• Source material
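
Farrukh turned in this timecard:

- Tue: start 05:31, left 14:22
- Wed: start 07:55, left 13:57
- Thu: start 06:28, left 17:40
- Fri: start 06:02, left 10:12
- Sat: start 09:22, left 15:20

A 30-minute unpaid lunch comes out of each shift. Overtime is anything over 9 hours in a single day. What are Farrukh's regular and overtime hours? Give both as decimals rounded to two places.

Regular 32.02 hours, overtime 1.70 hours

Tue: 05:31–14:22 = 8 h 51 min; less 30 min break → 8 h 21 min
Wed: 07:55–13:57 = 6 h 2 min; less 30 min break → 5 h 32 min
Thu: 06:28–17:40 = 11 h 12 min; less 30 min break → 10 h 42 min
Fri: 06:02–10:12 = 4 h 10 min; less 30 min break → 3 h 40 min
Sat: 09:22–15:20 = 5 h 58 min; less 30 min break → 5 h 28 min
Tue reg 8 h 21 min / OT 0 h 0 min; Wed reg 5 h 32 min / OT 0 h 0 min; Thu reg 9 h 0 min / OT 1 h 42 min; Fri reg 3 h 40 min / OT 0 h 0 min; Sat reg 5 h 28 min / OT 0 h 0 min.
Totals: regular 32 h 1 min, overtime 1 h 42 min.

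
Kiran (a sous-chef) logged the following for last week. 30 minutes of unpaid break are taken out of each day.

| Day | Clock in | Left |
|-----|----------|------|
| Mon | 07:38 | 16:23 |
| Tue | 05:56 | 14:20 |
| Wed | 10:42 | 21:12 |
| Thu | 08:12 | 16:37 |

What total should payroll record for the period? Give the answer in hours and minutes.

34 h 4 min

Mon: 07:38–16:23 = 8 h 45 min; less 30 min break → 8 h 15 min
Tue: 05:56–14:20 = 8 h 24 min; less 30 min break → 7 h 54 min
Wed: 10:42–21:12 = 10 h 30 min; less 30 min break → 10 h 0 min
Thu: 08:12–16:37 = 8 h 25 min; less 30 min break → 7 h 55 min
Total: 8 h 15 min + 7 h 54 min + 10 h 0 min + 7 h 55 min = 34 h 4 min.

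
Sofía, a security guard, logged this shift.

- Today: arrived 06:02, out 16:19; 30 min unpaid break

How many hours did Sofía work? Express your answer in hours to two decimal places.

9.78 hours

Today: 06:02–16:19 = 10 h 17 min; less 30 min break → 9 h 47 min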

• Activity
All lines of the records above that carry the word "start" should be listed.

• Exercise result
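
- Tue: start 05:31, left 14:22
- Wed: start 07:55, left 13:57
- Thu: start 06:28, left 17:40
- Fri: start 06:02, left 10:12
- Sat: start 09:22, left 15:20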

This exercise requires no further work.